(Items from a data source)
☆ ☆ ☆ ☆ ☆ ☆ ☆
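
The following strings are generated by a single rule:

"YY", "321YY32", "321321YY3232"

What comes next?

s(k+1) = 321·s(k)·32, so each term gains 321 as a prefix and 32 as a suffix.
One more step from 321321YY3232 gives the answer.

321321321YY323232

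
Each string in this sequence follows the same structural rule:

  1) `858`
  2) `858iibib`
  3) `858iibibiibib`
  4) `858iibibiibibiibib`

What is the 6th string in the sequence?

858iibibiibibiibibiibibiibib

The strings grow by a fixed suffix iibib each time.
From 858iibibiibibiibib, 2 further steps: 858iibibiibibiibib → 858iibibiibibiibibiibib → (answer).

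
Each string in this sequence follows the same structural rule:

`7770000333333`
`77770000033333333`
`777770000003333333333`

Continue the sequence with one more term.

Reading off run lengths: 7 runs 3, 4, 5; 0 runs 4, 5, 6; 3 runs 6, 8, 10 — each is linear in n, where the shown terms are n = 3, 4, 5.
Setting n = 6 gives 6, 7, 12 characters in each block.

7777770000000333333333333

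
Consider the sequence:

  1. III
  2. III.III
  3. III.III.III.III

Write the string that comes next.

s(k+1) = s(k)·.·s(k) — each term doubles the last with '.' between the halves.
So the next term is two copies of III.III.III.III with '.' between the halves.

III.III.III.III.III.III.III.III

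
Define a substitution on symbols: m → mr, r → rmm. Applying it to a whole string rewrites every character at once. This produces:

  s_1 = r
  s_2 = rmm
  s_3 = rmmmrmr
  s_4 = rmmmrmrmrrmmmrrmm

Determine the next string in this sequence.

Rewriting the 17 symbols of rmmmrmrmrrmmmrrmm one by one yields rmm mr mr mr rmm mr rmm mr rmm rmm mr mr mr rmm rmm mr mr; concatenated:

rmmmrmrmrrmmmrrmmmrrmmrmmmrmrmrrmmrmmmrmr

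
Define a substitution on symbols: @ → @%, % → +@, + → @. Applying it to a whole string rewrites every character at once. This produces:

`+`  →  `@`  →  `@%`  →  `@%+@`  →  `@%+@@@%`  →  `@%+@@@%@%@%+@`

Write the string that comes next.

Rewriting the 13 symbols of @%+@@@%@%@%+@ one by one yields @% +@ @ @% @% @% +@ @% +@ @% +@ @ @%; concatenated:

@%+@@@%@%@%+@@%+@@%+@@@%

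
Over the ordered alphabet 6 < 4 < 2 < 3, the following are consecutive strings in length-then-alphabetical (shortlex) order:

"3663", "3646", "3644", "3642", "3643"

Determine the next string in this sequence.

Find the rightmost character of 3643 below 3, bump it to the next letter, and reset everything to its right to 6.

3626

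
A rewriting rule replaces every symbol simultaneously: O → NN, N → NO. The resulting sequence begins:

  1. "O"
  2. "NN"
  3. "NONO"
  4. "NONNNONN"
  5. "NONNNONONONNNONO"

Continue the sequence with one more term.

Applying the rule to each of the 16 symbols of NONNNONONONNNONO gives the pieces NO NN NO NO NO NN NO NN NO NN NO NO NO NN NO NN, which concatenate to the answer.

NONNNONONONNNONNNONNNONONONNNONN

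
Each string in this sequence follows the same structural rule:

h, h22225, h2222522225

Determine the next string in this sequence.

Every step adds 22225 to the end: s(k+1) = s(k)·22225.
One more step from h2222522225 gives the answer.

h222252222522225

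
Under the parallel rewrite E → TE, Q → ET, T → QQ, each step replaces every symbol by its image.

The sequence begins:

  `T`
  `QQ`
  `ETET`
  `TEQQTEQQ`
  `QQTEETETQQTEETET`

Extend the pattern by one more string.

Replace each of the 16 characters of QQTEETETQQTEETET in place — ET ET QQ TE TE QQ TE QQ ET ET QQ TE TE QQ TE QQ — and concatenate.

ETETQQTETEQQTEQQETETQQTETEQQTEQQ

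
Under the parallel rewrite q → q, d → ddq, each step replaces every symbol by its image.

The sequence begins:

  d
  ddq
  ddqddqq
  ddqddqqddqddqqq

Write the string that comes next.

Rewriting the 15 symbols of ddqddqqddqddqqq one by one yields ddq ddq q ddq ddq q q ddq ddq q ddq ddq q q q; concatenated:

ddqddqqddqddqqqddqddqqddqddqqqq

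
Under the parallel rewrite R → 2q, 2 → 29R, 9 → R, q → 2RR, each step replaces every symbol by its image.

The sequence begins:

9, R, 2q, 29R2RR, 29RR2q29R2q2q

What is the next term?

29RR2q2q29R2RR29RR2q29R2RR29R2RR

φ(29RR2q29R2q2q) expands symbol-by-symbol to 29R R 2q 2q 29R 2RR 29R R 2q 29R 2RR 29R 2RR; joining the 13 pieces gives the next term.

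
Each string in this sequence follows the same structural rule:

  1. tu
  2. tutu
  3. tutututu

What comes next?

tutututututututu

Every step duplicates the string.
So the next term is two copies of tutututu.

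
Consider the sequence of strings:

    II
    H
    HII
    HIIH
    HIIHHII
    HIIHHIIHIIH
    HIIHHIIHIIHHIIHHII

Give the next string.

This is a Fibonacci-style word recurrence s(k) = s(k−1)·s(k−2): e.g. H·II = HII.
The next term joins HIIHHIIHIIHHIIHHII and HIIHHIIHIIH.

HIIHHIIHIIHHIIHHIIHIIHHIIHIIH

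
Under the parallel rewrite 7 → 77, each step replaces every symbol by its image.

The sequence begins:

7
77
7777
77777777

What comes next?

Rewriting each symbol of 77777777: 7→77, 7→77, 7→77, 7→77, 7→77, 7→77, 7→77, 7→77, which concatenates to 77 77 77 77 77 77 77 77.

7777777777777777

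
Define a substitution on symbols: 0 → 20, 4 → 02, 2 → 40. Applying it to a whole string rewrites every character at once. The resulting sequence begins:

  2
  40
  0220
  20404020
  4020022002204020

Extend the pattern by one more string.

02204020204040202040402002204020

Applying the rule to each of the 16 symbols of 4020022002204020 gives the pieces 02 20 40 20 20 40 40 20 20 40 40 20 02 20 40 20, which concatenate to the answer.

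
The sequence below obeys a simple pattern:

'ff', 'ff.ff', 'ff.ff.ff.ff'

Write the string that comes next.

s(k+1) = s(k)·.·s(k) — each term doubles the last with '.' between the halves.
Doubling ff.ff.ff.ff with '.' between the halves:

ff.ff.ff.ff.ff.ff.ff.ff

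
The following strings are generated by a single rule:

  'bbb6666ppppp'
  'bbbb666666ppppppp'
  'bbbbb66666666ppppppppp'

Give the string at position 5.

bbbbbbb666666666666ppppppppppppp

Term n consists of n+1 b's, followed by 2n 6's, followed by 2n+1 p's, where the shown terms are n = 2, 3, 4.
For term 5, n = 6, so the run lengths are 7, 12, 13.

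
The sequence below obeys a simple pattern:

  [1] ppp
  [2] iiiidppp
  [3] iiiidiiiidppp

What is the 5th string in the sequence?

iiiidiiiidiiiidiiiidppp

Every step adds iiiid at the front: s(k+1) = iiiid·s(k).
From iiiidiiiidppp, 2 further steps: iiiidiiiidppp → iiiidiiiidiiiidppp → (answer).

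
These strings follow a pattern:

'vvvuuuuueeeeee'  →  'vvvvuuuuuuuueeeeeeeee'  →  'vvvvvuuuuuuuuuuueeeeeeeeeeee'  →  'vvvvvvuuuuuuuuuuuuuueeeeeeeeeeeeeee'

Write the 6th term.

vvvvvvvvuuuuuuuuuuuuuuuuuuuueeeeeeeeeeeeeeeeeeeee

The n-th term is n+1 v's then 3n-1 u's then 3n e's, where the shown terms are n = 2, 3, 4, 5.
At n = 7 the blocks have lengths 8, 20, 21.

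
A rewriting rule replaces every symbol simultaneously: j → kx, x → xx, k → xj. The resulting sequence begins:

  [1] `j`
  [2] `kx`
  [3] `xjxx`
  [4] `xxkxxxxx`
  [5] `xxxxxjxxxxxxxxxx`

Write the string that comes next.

Rewriting the 16 symbols of xxxxxjxxxxxxxxxx one by one yields xx xx xx xx xx kx xx xx xx xx xx xx xx xx xx xx; concatenated:

xxxxxxxxxxkxxxxxxxxxxxxxxxxxxxxx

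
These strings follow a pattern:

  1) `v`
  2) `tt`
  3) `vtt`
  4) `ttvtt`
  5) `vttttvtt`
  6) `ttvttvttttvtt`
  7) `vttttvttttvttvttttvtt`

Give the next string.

ttvttvttttvttvttttvttttvttvttttvtt

This is a Fibonacci-style word recurrence s(k) = s(k−2)·s(k−1): e.g. v·tt = vtt.
Continuing: ttvttvttttvtt · vttttvttttvttvttttvtt gives term 8.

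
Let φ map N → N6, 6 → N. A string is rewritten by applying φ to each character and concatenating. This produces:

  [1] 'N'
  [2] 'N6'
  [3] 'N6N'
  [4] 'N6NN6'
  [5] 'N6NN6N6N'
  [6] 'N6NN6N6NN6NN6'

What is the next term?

N6NN6N6NN6NN6N6NN6N6N

φ(N6NN6N6NN6NN6) expands symbol-by-symbol to N6 N N6 N6 N N6 N N6 N6 N N6 N6 N; joining the 13 pieces gives the next term.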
☆ ☆ ☆ ☆ ☆ ☆ ☆
- _Your goal_
After going through the entries, say how many lines contain the string "replaces". Nothing else belongs in the reply.

- _Written answer_
6